▶ **Provided information**
┏━━

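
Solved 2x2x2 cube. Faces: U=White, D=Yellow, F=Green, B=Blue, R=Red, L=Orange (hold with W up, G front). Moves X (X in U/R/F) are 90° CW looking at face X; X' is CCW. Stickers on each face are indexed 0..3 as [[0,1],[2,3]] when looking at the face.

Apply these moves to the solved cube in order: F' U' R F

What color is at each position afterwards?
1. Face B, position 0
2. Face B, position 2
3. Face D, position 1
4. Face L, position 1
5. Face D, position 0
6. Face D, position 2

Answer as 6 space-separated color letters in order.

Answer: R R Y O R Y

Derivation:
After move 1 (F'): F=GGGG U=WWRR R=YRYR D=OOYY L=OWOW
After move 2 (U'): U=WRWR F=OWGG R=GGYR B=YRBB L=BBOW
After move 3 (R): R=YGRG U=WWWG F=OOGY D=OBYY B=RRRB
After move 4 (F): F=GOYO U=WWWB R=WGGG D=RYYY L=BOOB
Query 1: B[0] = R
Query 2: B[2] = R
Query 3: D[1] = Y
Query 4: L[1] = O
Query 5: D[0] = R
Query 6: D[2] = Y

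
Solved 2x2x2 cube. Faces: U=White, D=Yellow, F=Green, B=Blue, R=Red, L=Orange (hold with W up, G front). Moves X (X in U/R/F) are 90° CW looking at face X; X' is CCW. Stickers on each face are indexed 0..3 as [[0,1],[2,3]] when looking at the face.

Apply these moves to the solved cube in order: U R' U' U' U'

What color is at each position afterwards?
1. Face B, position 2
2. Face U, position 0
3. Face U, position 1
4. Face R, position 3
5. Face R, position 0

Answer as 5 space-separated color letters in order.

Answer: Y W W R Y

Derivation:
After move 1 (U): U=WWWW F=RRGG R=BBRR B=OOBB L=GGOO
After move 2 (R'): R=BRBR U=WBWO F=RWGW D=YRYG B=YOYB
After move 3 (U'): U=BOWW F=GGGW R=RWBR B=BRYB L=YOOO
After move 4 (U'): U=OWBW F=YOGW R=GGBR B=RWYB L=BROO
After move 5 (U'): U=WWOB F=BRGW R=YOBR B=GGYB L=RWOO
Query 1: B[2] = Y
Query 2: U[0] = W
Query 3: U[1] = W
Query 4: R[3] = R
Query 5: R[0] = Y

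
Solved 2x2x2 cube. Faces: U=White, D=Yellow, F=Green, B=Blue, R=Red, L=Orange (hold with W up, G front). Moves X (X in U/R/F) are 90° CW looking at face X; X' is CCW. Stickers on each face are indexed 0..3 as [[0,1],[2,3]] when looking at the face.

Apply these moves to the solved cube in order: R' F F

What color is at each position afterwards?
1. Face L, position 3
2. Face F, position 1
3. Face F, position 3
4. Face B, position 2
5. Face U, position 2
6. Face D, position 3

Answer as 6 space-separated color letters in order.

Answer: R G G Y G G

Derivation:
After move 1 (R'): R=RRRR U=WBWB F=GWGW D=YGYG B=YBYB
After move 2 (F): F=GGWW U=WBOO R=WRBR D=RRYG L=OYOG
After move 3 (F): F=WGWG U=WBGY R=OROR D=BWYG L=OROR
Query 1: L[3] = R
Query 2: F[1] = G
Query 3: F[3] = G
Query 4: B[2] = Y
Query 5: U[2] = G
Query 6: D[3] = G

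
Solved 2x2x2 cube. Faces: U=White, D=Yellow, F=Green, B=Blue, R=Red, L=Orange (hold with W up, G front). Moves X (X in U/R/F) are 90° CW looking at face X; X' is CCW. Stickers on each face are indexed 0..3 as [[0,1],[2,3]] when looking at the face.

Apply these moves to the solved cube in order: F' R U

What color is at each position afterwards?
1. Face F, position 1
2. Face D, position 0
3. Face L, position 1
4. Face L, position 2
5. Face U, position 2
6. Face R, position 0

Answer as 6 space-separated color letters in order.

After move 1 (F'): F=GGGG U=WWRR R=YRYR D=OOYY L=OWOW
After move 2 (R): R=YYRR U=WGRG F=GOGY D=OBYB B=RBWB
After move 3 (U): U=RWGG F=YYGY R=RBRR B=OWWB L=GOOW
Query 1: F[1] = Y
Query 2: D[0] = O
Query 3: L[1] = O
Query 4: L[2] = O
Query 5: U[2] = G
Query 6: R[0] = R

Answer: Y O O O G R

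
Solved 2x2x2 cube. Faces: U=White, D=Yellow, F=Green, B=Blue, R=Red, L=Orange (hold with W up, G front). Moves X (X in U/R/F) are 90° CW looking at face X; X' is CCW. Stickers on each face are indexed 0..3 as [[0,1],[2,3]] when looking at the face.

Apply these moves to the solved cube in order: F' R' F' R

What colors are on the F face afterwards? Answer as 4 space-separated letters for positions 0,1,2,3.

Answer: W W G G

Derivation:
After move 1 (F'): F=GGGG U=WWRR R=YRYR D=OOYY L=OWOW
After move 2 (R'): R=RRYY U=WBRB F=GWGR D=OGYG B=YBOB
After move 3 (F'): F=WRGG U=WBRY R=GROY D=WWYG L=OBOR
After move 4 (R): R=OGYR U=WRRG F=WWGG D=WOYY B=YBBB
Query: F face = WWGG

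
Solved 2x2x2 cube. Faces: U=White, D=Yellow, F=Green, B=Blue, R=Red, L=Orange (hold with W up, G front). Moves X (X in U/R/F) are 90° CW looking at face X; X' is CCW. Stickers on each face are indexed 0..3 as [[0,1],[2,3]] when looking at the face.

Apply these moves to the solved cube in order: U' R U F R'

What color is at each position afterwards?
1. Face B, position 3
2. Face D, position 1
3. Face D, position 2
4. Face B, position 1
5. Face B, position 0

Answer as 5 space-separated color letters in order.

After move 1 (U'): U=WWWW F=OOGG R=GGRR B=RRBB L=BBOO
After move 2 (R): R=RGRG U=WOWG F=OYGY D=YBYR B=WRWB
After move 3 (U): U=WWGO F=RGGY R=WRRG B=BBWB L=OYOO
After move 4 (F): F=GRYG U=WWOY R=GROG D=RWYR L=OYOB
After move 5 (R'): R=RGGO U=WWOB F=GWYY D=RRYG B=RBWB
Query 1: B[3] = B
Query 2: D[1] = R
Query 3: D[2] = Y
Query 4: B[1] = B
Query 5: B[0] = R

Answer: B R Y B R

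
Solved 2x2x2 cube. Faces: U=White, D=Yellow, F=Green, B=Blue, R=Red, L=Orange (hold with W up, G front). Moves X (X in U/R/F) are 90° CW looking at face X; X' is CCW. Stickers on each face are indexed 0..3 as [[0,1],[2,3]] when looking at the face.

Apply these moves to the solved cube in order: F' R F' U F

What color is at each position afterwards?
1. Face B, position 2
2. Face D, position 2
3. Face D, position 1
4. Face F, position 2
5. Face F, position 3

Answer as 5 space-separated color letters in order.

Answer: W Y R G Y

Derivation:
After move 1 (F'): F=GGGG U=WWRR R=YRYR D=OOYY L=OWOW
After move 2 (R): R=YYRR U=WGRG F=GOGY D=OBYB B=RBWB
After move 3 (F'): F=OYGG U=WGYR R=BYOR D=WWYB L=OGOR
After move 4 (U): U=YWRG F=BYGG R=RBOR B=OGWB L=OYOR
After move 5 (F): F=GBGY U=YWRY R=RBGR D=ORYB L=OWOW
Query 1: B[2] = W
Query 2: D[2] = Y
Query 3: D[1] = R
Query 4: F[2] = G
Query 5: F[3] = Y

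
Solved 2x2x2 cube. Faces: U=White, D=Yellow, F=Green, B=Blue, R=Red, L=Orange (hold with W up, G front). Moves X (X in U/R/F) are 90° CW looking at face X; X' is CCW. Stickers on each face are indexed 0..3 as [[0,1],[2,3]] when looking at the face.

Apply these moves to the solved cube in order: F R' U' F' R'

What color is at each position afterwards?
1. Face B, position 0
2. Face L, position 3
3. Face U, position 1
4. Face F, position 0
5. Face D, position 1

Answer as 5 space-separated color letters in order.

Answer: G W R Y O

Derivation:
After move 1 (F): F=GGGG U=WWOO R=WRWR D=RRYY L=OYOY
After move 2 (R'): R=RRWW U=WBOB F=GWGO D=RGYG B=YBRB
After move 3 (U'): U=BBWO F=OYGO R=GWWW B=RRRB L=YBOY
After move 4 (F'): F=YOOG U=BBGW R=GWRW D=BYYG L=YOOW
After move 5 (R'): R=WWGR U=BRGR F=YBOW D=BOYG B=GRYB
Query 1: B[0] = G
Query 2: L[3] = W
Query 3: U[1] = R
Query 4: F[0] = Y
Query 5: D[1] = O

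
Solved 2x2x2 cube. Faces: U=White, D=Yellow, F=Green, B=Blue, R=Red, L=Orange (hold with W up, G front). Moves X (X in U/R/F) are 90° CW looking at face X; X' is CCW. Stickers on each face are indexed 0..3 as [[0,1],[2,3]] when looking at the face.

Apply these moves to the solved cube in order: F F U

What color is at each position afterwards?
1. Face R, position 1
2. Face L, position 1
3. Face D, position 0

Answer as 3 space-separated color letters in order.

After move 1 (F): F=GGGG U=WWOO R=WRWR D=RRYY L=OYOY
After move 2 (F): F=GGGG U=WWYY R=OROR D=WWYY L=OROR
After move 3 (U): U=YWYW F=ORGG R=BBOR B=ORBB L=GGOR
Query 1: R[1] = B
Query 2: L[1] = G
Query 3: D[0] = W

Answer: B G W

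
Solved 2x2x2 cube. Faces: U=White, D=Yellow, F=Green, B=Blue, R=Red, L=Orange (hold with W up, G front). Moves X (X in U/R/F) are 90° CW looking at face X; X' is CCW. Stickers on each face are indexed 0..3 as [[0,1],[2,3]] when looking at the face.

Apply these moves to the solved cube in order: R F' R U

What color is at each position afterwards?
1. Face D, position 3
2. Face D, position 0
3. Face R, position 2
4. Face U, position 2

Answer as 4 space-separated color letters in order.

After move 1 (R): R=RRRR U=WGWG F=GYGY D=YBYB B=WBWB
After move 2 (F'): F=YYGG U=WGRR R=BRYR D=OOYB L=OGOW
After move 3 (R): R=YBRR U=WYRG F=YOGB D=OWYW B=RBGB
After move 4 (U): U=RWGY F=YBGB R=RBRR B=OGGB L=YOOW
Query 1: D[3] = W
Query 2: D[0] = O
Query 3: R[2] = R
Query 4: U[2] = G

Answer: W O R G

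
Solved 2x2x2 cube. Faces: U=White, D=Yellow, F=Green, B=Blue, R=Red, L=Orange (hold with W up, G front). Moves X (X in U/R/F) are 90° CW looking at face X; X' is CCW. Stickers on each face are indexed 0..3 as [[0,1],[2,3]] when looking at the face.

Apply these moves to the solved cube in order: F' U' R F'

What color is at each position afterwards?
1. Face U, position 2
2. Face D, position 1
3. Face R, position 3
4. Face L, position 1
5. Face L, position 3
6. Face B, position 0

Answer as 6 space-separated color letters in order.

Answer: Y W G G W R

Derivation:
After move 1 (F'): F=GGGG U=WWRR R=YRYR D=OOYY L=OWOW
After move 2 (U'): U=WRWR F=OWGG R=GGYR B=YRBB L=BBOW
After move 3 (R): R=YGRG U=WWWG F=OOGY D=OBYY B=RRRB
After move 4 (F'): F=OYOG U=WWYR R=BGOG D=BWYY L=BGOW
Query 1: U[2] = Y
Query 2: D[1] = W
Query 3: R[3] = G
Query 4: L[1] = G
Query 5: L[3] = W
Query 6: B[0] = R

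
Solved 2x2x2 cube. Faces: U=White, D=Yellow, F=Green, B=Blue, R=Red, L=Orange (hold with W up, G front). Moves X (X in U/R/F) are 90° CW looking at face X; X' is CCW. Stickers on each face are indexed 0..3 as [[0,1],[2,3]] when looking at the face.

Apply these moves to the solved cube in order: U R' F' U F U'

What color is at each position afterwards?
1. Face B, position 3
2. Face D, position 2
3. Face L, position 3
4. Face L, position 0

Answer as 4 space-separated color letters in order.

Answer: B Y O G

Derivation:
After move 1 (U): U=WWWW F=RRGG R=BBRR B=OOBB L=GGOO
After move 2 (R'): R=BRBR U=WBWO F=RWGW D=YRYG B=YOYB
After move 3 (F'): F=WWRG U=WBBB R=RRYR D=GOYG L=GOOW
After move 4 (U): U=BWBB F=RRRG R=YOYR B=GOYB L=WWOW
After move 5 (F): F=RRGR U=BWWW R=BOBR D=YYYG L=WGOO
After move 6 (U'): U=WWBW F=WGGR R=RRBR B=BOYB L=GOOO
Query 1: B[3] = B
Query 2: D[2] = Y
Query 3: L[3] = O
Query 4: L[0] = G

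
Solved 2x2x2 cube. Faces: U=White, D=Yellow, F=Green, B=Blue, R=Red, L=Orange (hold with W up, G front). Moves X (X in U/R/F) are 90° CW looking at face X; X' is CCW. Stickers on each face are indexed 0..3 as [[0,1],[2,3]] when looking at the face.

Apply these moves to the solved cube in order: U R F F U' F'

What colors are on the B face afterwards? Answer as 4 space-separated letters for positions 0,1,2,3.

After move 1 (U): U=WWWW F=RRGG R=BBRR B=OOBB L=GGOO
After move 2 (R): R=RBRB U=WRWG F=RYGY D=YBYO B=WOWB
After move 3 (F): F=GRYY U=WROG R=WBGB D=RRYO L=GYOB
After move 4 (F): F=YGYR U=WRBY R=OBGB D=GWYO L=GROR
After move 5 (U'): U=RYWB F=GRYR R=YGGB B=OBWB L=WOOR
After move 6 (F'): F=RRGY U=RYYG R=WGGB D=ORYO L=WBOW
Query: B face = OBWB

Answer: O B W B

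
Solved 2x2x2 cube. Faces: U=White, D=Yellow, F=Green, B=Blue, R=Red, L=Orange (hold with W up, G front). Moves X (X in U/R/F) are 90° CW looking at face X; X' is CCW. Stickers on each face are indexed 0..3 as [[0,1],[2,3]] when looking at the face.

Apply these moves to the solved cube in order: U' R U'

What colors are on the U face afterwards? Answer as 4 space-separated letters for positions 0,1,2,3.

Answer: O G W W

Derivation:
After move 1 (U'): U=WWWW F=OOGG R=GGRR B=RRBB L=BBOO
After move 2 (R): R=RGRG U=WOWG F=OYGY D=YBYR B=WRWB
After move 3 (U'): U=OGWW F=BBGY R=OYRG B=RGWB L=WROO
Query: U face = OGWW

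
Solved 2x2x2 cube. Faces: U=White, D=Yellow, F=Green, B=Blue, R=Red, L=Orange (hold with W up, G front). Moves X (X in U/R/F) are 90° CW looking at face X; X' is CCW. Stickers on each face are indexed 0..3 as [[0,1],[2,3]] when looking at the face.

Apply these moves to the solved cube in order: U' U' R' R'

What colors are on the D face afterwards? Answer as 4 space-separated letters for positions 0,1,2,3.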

┗━━

▶ **Task prompt**
Start with the line above that contains "6. Face R, position 0" and stop after the line that contains "Apply these moves to the solved cube in order: F' R'". Output those lines exactly, and only those.

▶ **Answer to this problem**
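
6. Face R, position 0

Answer as 6 space-separated color letters in order.

After move 1 (F'): F=GGGG U=WWRR R=YRYR D=OOYY L=OWOW
After move 2 (R): R=YYRR U=WGRG F=GOGY D=OBYB B=RBWB
After move 3 (U): U=RWGG F=YYGY R=RBRR B=OWWB L=GOOW
Query 1: F[1] = Y
Query 2: D[0] = O
Query 3: L[1] = O
Query 4: L[2] = O
Query 5: U[2] = G
Query 6: R[0] = R

Answer: Y O O O G R

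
Solved 2x2x2 cube. Faces: U=White, D=Yellow, F=Green, B=Blue, R=Red, L=Orange (hold with W up, G front). Moves X (X in U/R/F) are 90° CW looking at face X; X' is CCW. Stickers on each face are indexed 0..3 as [[0,1],[2,3]] when looking at the face.

Apply these moves to the solved cube in order: F' R' F' R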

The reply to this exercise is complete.